Exercise goal: What is needed here is an exact transcription of all the entries.

Provided entries:
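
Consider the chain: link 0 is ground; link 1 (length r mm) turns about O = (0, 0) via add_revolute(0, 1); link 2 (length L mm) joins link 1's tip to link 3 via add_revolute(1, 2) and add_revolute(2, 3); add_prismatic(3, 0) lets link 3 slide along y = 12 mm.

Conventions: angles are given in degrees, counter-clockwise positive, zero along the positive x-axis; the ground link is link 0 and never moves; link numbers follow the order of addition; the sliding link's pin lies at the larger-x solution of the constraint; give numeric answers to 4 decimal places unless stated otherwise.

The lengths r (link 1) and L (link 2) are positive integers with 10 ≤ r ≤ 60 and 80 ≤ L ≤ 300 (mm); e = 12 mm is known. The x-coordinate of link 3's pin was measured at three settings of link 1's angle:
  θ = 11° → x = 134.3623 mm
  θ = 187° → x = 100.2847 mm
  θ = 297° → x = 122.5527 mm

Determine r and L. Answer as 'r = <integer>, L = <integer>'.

constraint per measurement: (x − r cos θ)² + (r sin θ − e)² = L²
subtracting the θ₁ and θ₂ equations cancels the r² and L² terms:
r = (x₁² − x₂²) / (2[(x₁cos θ₁ + e sin θ₁) − (x₂cos θ₂ + e sin θ₂)]) = 17.0000 → r = 17
L² = (x₁ − r cos θ₁)² + (r sin θ₁ − e)² = 13923.9923 → L = 118.0000 → L = 118
check at θ₃=297°: x = 122.5527 (printed 122.5527) ✓

r = 17, L = 118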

Answer to the exercise:
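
Consider the chain: link 0 is ground; link 1 (length r mm) turns about O = (0, 0) via add_revolute(0, 1); link 2 (length L mm) joins link 1's tip to link 3 via add_revolute(1, 2) and add_revolute(2, 3); add_prismatic(3, 0) lets link 3 slide along y = 12 mm.

Conventions: angles are given in degrees, counter-clockwise positive, zero along the positive x-axis; the ground link is link 0 and never moves; link numbers follow the order of addition; the sliding link's pin lies at the larger-x solution of the constraint; give numeric answers to 4 decimal places unless stated otherwise.

The lengths r (link 1) and L (link 2) are positive integers with 10 ≤ r ≤ 60 and 80 ≤ L ≤ 300 (mm); e = 12 mm is known. The x-coordinate of link 3's pin was measured at three settings of link 1's angle:
  θ = 11° → x = 134.3623 mm
  θ = 187° → x = 100.2847 mm
  θ = 297° → x = 122.5527 mm

Determine r and L. Answer as 'r = <integer>, L = <integer>'.

constraint per measurement: (x − r cos θ)² + (r sin θ − e)² = L²
subtracting the θ₁ and θ₂ equations cancels the r² and L² terms:
r = (x₁² − x₂²) / (2[(x₁cos θ₁ + e sin θ₁) − (x₂cos θ₂ + e sin θ₂)]) = 17.0000 → r = 17
L² = (x₁ − r cos θ₁)² + (r sin θ₁ − e)² = 13923.9923 → L = 118.0000 → L = 118
check at θ₃=297°: x = 122.5527 (printed 122.5527) ✓

r = 17, L = 118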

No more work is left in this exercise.